Work required - Within the entries below, the lines from the one with "2. thin lens f=55" through the one with "8. thin lens f=-27" are to be set down exactly, both ends kept.
Data to process below:
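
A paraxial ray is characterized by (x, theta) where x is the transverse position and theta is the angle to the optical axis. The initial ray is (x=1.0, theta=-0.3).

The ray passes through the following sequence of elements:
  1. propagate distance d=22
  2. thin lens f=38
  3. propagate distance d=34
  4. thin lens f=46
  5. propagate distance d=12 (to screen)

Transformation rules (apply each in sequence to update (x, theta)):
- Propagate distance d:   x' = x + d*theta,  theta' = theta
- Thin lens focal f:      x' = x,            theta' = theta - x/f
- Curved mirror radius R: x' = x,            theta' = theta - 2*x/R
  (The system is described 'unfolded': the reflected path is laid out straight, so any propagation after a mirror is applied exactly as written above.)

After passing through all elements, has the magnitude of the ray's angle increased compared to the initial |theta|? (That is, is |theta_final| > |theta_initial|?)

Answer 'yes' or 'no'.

Initial: x=1.0000 theta=-0.3000
After 1 (propagate distance d=22): x=-5.6000 theta=-0.3000
After 2 (thin lens f=38): x=-5.6000 theta=-29/190 (≈-0.1526)
After 3 (propagate distance d=34): x=-205/19 (≈-10.7895) theta=-29/190 (≈-0.1526)
After 4 (thin lens f=46): x=-205/19 (≈-10.7895) theta=179/2185 (≈0.0819)
After 5 (propagate distance d=12 (to screen)): x=-21427/2185 (≈-9.8064) theta=179/2185 (≈0.0819)
|theta_initial|=0.3000 |theta_final|=179/2185 (≈0.0819) -> not increased

Answer: no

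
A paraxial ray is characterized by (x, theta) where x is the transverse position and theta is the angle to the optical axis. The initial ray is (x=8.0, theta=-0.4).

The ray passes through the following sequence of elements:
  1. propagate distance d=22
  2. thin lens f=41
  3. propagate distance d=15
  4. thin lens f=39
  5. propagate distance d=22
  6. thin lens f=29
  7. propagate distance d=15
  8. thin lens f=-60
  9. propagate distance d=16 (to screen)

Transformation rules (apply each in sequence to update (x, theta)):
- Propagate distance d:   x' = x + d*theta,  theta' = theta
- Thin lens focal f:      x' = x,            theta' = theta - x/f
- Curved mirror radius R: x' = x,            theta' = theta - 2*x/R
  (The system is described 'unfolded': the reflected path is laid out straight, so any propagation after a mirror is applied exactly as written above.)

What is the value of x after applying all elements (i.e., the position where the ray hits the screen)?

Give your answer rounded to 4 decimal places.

Answer: -8.1470

Derivation:
Initial: x=8.0000 theta=-0.4000
After 1 (propagate distance d=22): x=-0.8000 theta=-0.4000
After 2 (thin lens f=41): x=-0.8000 theta=-78/205 (≈-0.3805)
After 3 (propagate distance d=15): x=-1334/205 (≈-6.5073) theta=-78/205 (≈-0.3805)
After 4 (thin lens f=39): x=-1334/205 (≈-6.5073) theta=-1708/7995 (≈-0.2136)
After 5 (propagate distance d=22): x=-89602/7995 (≈-11.2073) theta=-1708/7995 (≈-0.2136)
After 6 (thin lens f=29): x=-89602/7995 (≈-11.2073) theta=8014/46371 (≈0.1728)
After 7 (propagate distance d=15): x=-1997408/231855 (≈-8.6149) theta=8014/46371 (≈0.1728)
After 8 (thin lens f=-60): x=-1997408/231855 (≈-8.6149) theta=101698/3477825 (≈0.0292)
After 9 (propagate distance d=16 (to screen)): x=-691072/84825 (≈-8.1470) theta=101698/3477825 (≈0.0292)
Rounded to 4 decimal places: x = -8.1470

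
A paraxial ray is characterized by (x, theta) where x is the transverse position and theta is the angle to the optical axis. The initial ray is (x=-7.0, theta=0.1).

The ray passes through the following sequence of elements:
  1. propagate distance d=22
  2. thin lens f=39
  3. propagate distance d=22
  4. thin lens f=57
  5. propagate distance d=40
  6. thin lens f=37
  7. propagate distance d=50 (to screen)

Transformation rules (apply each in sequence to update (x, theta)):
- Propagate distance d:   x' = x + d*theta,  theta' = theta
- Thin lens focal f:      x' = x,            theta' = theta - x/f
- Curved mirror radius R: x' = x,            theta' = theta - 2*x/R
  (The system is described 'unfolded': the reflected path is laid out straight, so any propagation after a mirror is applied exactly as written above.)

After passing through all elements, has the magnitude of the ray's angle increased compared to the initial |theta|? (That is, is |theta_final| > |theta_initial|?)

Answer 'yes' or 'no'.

Initial: x=-7.0000 theta=0.1000
After 1 (propagate distance d=22): x=-4.8000 theta=0.1000
After 2 (thin lens f=39): x=-4.8000 theta=29/130 (≈0.2231)
After 3 (propagate distance d=22): x=7/65 (≈0.1077) theta=29/130 (≈0.2231)
After 4 (thin lens f=57): x=7/65 (≈0.1077) theta=1639/7410 (≈0.2212)
After 5 (propagate distance d=40): x=33179/3705 (≈8.9552) theta=1639/7410 (≈0.2212)
After 6 (thin lens f=37): x=33179/3705 (≈8.9552) theta=-381/18278 (≈-0.0208)
After 7 (propagate distance d=50 (to screen)): x=57092/7215 (≈7.9130) theta=-381/18278 (≈-0.0208)
|theta_initial|=0.1000 |theta_final|=381/18278 (≈0.0208) -> not increased

Answer: no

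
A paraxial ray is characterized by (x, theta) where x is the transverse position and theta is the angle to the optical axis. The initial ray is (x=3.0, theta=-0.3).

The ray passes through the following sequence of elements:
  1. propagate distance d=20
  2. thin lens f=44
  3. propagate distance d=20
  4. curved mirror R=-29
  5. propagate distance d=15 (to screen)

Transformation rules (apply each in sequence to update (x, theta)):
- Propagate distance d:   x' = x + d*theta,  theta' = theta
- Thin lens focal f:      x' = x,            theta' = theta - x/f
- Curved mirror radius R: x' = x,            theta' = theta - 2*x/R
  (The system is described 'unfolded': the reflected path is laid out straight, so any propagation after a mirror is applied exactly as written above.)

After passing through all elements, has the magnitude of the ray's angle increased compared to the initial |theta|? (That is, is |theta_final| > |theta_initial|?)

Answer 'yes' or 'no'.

Initial: x=3.0000 theta=-0.3000
After 1 (propagate distance d=20): x=-3.0000 theta=-0.3000
After 2 (thin lens f=44): x=-3.0000 theta=-51/220 (≈-0.2318)
After 3 (propagate distance d=20): x=-84/11 (≈-7.6364) theta=-51/220 (≈-0.2318)
After 4 (curved mirror R=-29): x=-84/11 (≈-7.6364) theta=-4839/6380 (≈-0.7585)
After 5 (propagate distance d=15 (to screen)): x=-24261/1276 (≈-19.0133) theta=-4839/6380 (≈-0.7585)
|theta_initial|=0.3000 |theta_final|=4839/6380 (≈0.7585) -> increased

Answer: yes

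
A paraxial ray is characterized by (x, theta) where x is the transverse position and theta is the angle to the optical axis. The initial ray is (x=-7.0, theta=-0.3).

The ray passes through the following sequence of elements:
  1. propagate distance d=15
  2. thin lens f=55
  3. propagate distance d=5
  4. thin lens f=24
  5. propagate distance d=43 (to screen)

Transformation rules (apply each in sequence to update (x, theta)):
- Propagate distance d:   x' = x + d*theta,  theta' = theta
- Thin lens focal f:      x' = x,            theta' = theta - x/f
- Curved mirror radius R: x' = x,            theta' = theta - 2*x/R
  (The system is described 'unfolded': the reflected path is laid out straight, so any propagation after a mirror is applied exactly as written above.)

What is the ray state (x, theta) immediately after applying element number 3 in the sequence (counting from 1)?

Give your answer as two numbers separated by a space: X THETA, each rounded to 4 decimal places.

Initial: x=-7.0000 theta=-0.3000
After 1 (propagate distance d=15): x=-11.5000 theta=-0.3000
After 2 (thin lens f=55): x=-11.5000 theta=-1/11 (≈-0.0909)
After 3 (propagate distance d=5): x=-263/22 (≈-11.9545) theta=-1/11 (≈-0.0909)
Rounded to 4 decimal places: x = -11.9545, theta = -0.0909

Answer: -11.9545 -0.0909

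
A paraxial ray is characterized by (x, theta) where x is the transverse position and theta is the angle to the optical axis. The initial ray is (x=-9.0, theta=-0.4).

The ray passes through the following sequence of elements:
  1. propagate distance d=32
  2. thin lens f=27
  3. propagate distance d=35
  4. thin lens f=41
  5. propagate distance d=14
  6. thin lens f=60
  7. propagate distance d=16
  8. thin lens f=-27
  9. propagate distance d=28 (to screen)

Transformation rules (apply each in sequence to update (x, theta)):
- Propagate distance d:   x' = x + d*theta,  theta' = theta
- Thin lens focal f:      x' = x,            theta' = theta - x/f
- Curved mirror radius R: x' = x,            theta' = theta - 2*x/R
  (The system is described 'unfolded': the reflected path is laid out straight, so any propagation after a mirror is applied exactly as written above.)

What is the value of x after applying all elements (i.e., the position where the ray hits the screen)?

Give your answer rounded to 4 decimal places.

Answer: 36.5880

Derivation:
Initial: x=-9.0000 theta=-0.4000
After 1 (propagate distance d=32): x=-21.8000 theta=-0.4000
After 2 (thin lens f=27): x=-21.8000 theta=11/27 (≈0.4074)
After 3 (propagate distance d=35): x=-1018/135 (≈-7.5407) theta=11/27 (≈0.4074)
After 4 (thin lens f=41): x=-1018/135 (≈-7.5407) theta=1091/1845 (≈0.5913)
After 5 (propagate distance d=14): x=4084/5535 (≈0.7379) theta=1091/1845 (≈0.5913)
After 6 (thin lens f=60): x=4084/5535 (≈0.7379) theta=48074/83025 (≈0.5790)
After 7 (propagate distance d=16): x=830444/83025 (≈10.0023) theta=48074/83025 (≈0.5790)
After 8 (thin lens f=-27): x=830444/83025 (≈10.0023) theta=2128442/2241675 (≈0.9495)
After 9 (propagate distance d=28 (to screen)): x=82018364/2241675 (≈36.5880) theta=2128442/2241675 (≈0.9495)
Rounded to 4 decimal places: x = 36.5880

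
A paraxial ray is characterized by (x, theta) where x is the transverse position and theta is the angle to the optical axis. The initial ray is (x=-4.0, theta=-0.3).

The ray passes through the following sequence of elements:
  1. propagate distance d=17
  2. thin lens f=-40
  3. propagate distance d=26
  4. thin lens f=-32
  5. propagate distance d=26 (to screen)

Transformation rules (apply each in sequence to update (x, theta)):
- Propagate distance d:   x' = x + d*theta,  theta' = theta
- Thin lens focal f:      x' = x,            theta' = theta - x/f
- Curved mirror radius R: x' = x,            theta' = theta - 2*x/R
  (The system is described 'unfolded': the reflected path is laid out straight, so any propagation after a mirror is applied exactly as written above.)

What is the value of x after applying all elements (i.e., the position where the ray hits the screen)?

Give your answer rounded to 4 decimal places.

Answer: -55.0672

Derivation:
Initial: x=-4.0000 theta=-0.3000
After 1 (propagate distance d=17): x=-9.1000 theta=-0.3000
After 2 (thin lens f=-40): x=-9.1000 theta=-0.5275
After 3 (propagate distance d=26): x=-22.8150 theta=-0.5275
After 4 (thin lens f=-32): x=-22.8150 theta=-7939/6400 (≈-1.2405)
After 5 (propagate distance d=26 (to screen)): x=-35243/640 (≈-55.0672) theta=-7939/6400 (≈-1.2405)
Rounded to 4 decimal places: x = -55.0672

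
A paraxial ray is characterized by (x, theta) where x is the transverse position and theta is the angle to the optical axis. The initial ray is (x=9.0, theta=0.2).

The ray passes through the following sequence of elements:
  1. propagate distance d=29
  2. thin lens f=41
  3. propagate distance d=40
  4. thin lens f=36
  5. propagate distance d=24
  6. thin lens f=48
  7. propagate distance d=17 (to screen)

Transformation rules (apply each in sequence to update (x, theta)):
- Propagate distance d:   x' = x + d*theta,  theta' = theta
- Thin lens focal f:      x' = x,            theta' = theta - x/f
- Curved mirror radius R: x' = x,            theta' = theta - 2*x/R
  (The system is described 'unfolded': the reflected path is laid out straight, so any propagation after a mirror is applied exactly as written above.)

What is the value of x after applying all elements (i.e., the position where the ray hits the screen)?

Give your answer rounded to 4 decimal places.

Initial: x=9.0000 theta=0.2000
After 1 (propagate distance d=29): x=14.8000 theta=0.2000
After 2 (thin lens f=41): x=14.8000 theta=-33/205 (≈-0.1610)
After 3 (propagate distance d=40): x=1714/205 (≈8.3610) theta=-33/205 (≈-0.1610)
After 4 (thin lens f=36): x=1714/205 (≈8.3610) theta=-1451/3690 (≈-0.3932)
After 5 (propagate distance d=24): x=-662/615 (≈-1.0764) theta=-1451/3690 (≈-0.3932)
After 6 (thin lens f=48): x=-662/615 (≈-1.0764) theta=-5473/14760 (≈-0.3708)
After 7 (propagate distance d=17 (to screen)): x=-108929/14760 (≈-7.3800) theta=-5473/14760 (≈-0.3708)
Rounded to 4 decimal places: x = -7.3800

Answer: -7.3800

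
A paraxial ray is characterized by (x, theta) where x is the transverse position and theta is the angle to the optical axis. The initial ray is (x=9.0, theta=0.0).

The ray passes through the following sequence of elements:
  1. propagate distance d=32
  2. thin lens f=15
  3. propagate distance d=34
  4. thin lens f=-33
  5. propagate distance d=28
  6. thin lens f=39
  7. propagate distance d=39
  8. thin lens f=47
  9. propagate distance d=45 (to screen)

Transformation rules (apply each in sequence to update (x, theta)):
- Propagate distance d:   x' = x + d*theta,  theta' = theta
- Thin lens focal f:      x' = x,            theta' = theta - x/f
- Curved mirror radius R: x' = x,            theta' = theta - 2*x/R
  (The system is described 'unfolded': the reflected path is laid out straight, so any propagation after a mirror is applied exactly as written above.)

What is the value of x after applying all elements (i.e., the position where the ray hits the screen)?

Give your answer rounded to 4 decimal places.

Answer: -0.4152

Derivation:
Initial: x=9.0000 theta=0.0000
After 1 (propagate distance d=32): x=9.0000 theta=0.0000
After 2 (thin lens f=15): x=9.0000 theta=-0.6000
After 3 (propagate distance d=34): x=-11.4000 theta=-0.6000
After 4 (thin lens f=-33): x=-11.4000 theta=-52/55 (≈-0.9455)
After 5 (propagate distance d=28): x=-2083/55 (≈-37.8727) theta=-52/55 (≈-0.9455)
After 6 (thin lens f=39): x=-2083/55 (≈-37.8727) theta=1/39 (≈0.0256)
After 7 (propagate distance d=39): x=-2028/55 (≈-36.8727) theta=1/39 (≈0.0256)
After 8 (thin lens f=47): x=-2028/55 (≈-36.8727) theta=81677/100815 (≈0.8102)
After 9 (propagate distance d=45 (to screen)): x=-13953/33605 (≈-0.4152) theta=81677/100815 (≈0.8102)
Rounded to 4 decimal places: x = -0.4152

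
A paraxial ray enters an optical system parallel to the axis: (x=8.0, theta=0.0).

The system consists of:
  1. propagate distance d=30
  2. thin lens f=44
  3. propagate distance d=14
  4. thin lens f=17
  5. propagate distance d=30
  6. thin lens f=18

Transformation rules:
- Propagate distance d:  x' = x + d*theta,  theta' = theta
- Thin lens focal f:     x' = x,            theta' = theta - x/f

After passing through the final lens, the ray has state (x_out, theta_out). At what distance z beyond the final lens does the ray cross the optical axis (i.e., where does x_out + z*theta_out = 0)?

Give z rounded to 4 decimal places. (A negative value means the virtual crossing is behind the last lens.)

Answer: 300.0000

Derivation:
Initial: x=8.0000 theta=0.0000
After 1 (propagate distance d=30): x=8.0000 theta=0.0000
After 2 (thin lens f=44): x=8.0000 theta=-2/11 (≈-0.1818)
After 3 (propagate distance d=14): x=60/11 (≈5.4545) theta=-2/11 (≈-0.1818)
After 4 (thin lens f=17): x=60/11 (≈5.4545) theta=-94/187 (≈-0.5027)
After 5 (propagate distance d=30): x=-1800/187 (≈-9.6257) theta=-94/187 (≈-0.5027)
After 6 (thin lens f=18): x=-1800/187 (≈-9.6257) theta=6/187 (≈0.0321)
z_focus = -x_out/theta_out = -(-1800/187)/(6/187) = 300.0000
Rounded to 4 decimal places: z = 300.0000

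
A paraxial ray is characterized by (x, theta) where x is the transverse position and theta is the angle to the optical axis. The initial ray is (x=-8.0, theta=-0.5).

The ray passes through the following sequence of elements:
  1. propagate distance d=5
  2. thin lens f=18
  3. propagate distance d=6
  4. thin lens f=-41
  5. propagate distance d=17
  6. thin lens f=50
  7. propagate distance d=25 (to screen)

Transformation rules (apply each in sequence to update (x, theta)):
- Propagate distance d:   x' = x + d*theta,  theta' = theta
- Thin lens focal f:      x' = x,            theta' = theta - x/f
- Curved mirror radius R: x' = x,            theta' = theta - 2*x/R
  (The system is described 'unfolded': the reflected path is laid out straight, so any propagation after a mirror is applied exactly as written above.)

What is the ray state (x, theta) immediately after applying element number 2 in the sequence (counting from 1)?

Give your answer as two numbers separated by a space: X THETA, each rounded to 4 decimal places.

Initial: x=-8.0000 theta=-0.5000
After 1 (propagate distance d=5): x=-10.5000 theta=-0.5000
After 2 (thin lens f=18): x=-10.5000 theta=1/12 (≈0.0833)
Rounded to 4 decimal places: x = -10.5000, theta = 0.0833

Answer: -10.5000 0.0833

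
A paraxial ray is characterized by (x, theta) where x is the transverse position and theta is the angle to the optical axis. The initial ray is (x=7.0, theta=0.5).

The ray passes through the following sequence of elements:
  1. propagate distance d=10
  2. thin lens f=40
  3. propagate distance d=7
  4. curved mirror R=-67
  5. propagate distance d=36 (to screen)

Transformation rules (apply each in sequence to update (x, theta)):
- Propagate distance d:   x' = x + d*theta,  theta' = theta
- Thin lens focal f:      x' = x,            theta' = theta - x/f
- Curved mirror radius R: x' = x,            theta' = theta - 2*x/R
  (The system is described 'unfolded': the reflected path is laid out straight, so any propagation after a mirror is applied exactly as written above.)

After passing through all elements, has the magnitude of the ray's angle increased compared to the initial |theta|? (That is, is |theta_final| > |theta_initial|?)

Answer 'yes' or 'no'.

Initial: x=7.0000 theta=0.5000
After 1 (propagate distance d=10): x=12.0000 theta=0.5000
After 2 (thin lens f=40): x=12.0000 theta=0.2000
After 3 (propagate distance d=7): x=13.4000 theta=0.2000
After 4 (curved mirror R=-67): x=13.4000 theta=0.6000
After 5 (propagate distance d=36 (to screen)): x=35.0000 theta=0.6000
|theta_initial|=0.5000 |theta_final|=0.6000 -> increased

Answer: yes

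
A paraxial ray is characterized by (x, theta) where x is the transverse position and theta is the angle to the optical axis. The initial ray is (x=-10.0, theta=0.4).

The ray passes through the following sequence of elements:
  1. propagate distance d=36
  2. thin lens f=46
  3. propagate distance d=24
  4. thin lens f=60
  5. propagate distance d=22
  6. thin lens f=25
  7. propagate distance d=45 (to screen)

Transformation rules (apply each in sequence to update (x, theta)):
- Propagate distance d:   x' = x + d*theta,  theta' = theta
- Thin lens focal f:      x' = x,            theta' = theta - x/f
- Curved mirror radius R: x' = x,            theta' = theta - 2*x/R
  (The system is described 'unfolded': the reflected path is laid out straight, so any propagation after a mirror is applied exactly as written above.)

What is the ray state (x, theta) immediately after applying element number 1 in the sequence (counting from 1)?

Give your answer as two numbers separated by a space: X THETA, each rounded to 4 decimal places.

Initial: x=-10.0000 theta=0.4000
After 1 (propagate distance d=36): x=4.4000 theta=0.4000
Rounded to 4 decimal places: x = 4.4000, theta = 0.4000

Answer: 4.4000 0.4000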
End of Data to process.
Output of the exercise -
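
  2. thin lens f=55
  3. propagate distance d=5
  4. thin lens f=24
  5. propagate distance d=43 (to screen)

Transformation rules (apply each in sequence to update (x, theta)):
- Propagate distance d:   x' = x + d*theta,  theta' = theta
- Thin lens focal f:      x' = x,            theta' = theta - x/f
- Curved mirror radius R: x' = x,            theta' = theta - 2*x/R
  (The system is described 'unfolded': the reflected path is laid out straight, so any propagation after a mirror is applied exactly as written above.)

What is the ray state (x, theta) immediately after applying element number 3 in the sequence (counting from 1)?

Give your answer as two numbers separated by a space: X THETA, each rounded to 4 decimal places.

Initial: x=-7.0000 theta=-0.3000
After 1 (propagate distance d=15): x=-11.5000 theta=-0.3000
After 2 (thin lens f=55): x=-11.5000 theta=-1/11 (≈-0.0909)
After 3 (propagate distance d=5): x=-263/22 (≈-11.9545) theta=-1/11 (≈-0.0909)
Rounded to 4 decimal places: x = -11.9545, theta = -0.0909

Answer: -11.9545 -0.0909

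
A paraxial ray is characterized by (x, theta) where x is the transverse position and theta is the angle to the optical axis. The initial ray is (x=-9.0, theta=-0.4).

The ray passes through the following sequence of elements:
  1. propagate distance d=32
  2. thin lens f=27
  3. propagate distance d=35
  4. thin lens f=41
  5. propagate distance d=14
  6. thin lens f=60
  7. propagate distance d=16
  8. thin lens f=-27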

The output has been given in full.